REQUIREMENT => The required answer is a copy of each line in the entries below that includes "avatar".

INFORMATION =>
--------

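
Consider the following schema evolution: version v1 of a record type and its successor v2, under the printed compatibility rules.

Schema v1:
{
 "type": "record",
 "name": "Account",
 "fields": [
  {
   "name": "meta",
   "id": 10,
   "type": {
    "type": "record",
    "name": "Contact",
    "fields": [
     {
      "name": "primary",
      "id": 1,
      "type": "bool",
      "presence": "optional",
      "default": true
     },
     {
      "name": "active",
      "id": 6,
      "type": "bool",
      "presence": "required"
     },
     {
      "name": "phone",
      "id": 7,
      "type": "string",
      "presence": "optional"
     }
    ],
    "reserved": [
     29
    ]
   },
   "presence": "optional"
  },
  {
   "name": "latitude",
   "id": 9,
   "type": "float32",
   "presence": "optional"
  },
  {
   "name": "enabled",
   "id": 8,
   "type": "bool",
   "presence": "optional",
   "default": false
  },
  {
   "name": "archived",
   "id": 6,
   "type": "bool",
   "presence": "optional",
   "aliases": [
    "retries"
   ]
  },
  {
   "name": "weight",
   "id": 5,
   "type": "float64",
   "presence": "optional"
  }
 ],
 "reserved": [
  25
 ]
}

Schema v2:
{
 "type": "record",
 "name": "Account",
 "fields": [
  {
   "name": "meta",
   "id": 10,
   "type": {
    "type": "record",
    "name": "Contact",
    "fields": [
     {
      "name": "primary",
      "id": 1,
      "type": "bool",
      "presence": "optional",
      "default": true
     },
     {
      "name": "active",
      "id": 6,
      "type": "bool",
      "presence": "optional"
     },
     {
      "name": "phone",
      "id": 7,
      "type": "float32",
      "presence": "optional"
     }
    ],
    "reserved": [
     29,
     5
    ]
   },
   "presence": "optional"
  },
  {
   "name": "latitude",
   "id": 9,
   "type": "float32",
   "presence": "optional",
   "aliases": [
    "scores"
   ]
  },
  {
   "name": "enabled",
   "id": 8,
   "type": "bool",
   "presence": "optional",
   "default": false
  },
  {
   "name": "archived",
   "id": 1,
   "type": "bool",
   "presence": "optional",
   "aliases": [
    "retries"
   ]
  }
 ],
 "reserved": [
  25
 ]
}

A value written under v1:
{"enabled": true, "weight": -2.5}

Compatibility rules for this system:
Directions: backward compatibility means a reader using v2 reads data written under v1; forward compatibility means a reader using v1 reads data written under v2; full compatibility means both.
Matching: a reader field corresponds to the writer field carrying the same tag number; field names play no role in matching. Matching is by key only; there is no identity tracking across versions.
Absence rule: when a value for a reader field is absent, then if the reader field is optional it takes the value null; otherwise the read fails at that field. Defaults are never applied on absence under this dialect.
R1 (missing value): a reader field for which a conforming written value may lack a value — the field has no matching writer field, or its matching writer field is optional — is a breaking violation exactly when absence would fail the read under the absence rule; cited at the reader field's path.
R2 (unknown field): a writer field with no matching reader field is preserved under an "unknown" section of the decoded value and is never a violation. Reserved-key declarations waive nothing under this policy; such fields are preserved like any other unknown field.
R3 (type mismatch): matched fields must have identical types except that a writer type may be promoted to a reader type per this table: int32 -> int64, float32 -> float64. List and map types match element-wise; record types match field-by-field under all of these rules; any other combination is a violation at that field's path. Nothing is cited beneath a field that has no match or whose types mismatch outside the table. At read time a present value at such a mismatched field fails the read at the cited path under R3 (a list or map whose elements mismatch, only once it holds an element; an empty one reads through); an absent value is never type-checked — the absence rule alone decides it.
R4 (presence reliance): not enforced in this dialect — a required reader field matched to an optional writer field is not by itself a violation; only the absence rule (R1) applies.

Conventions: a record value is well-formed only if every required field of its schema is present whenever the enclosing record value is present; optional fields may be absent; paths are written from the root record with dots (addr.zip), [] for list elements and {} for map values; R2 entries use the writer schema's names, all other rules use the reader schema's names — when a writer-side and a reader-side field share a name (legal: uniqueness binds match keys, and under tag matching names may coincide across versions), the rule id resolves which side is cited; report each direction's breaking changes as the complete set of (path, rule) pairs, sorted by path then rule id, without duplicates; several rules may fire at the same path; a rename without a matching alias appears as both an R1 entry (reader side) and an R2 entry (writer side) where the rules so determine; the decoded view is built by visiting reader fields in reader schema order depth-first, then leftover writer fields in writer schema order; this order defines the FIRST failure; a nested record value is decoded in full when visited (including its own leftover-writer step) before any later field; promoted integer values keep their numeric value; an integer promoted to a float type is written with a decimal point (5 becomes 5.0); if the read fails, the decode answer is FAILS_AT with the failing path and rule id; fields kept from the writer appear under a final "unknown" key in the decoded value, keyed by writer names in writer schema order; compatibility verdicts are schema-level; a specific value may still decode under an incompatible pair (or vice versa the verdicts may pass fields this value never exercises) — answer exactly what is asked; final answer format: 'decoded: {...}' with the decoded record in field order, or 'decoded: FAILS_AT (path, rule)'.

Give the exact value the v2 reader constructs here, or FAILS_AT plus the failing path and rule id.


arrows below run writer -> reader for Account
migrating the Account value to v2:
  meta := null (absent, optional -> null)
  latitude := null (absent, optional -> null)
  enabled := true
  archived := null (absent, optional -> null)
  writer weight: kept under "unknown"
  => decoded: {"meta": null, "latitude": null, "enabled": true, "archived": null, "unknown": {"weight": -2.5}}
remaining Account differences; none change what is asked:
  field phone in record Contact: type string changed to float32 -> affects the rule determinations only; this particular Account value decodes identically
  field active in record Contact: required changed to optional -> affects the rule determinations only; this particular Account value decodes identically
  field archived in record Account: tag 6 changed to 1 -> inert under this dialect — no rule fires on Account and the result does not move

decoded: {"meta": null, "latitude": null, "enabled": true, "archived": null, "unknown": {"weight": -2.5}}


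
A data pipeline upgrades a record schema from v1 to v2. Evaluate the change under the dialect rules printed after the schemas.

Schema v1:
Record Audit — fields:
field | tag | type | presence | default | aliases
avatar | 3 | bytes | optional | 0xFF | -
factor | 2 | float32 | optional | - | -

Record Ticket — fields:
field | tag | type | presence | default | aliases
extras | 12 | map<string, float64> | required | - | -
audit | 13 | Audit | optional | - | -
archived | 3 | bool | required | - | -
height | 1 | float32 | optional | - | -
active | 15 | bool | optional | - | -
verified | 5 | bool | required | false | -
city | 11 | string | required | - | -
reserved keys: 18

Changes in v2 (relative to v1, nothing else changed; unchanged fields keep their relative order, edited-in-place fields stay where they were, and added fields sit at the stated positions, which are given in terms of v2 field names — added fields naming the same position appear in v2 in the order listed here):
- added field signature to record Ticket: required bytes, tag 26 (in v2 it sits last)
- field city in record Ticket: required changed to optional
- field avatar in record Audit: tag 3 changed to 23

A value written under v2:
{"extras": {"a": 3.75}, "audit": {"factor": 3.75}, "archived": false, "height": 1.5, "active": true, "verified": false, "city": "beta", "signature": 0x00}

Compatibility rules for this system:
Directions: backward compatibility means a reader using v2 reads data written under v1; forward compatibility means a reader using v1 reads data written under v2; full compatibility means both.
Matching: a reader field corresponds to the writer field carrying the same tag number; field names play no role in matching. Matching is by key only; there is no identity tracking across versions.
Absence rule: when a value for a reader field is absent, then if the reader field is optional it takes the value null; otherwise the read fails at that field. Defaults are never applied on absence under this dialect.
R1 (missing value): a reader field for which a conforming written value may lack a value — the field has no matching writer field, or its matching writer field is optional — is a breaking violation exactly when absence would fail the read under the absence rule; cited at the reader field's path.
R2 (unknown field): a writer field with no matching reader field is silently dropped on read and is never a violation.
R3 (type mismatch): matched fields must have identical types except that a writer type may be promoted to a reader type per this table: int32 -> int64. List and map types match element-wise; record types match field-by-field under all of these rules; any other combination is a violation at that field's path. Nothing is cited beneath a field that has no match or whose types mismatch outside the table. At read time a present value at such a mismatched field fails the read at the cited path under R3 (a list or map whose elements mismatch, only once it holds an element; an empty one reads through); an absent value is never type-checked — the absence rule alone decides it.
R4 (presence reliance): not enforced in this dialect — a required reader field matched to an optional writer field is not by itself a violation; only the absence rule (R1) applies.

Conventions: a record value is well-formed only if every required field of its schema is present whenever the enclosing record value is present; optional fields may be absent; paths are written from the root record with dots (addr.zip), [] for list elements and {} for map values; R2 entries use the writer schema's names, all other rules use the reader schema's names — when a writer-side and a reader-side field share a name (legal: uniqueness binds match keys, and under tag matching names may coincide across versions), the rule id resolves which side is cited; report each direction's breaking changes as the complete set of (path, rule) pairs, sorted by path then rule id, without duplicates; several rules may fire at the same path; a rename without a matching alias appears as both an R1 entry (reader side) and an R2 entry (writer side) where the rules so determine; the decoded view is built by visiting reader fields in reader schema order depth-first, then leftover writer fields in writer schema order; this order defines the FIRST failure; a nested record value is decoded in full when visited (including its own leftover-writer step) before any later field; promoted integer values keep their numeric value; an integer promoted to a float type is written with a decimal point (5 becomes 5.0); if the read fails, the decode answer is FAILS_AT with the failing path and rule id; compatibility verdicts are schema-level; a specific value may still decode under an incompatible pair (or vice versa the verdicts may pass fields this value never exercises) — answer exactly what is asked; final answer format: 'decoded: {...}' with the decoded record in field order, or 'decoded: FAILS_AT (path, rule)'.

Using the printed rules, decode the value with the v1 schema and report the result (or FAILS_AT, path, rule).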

--------

FINAL ANSWER =>
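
avatar | 3 | bytes | optional | 0xFF | -
- field avatar in record Audit: tag 3 changed to 23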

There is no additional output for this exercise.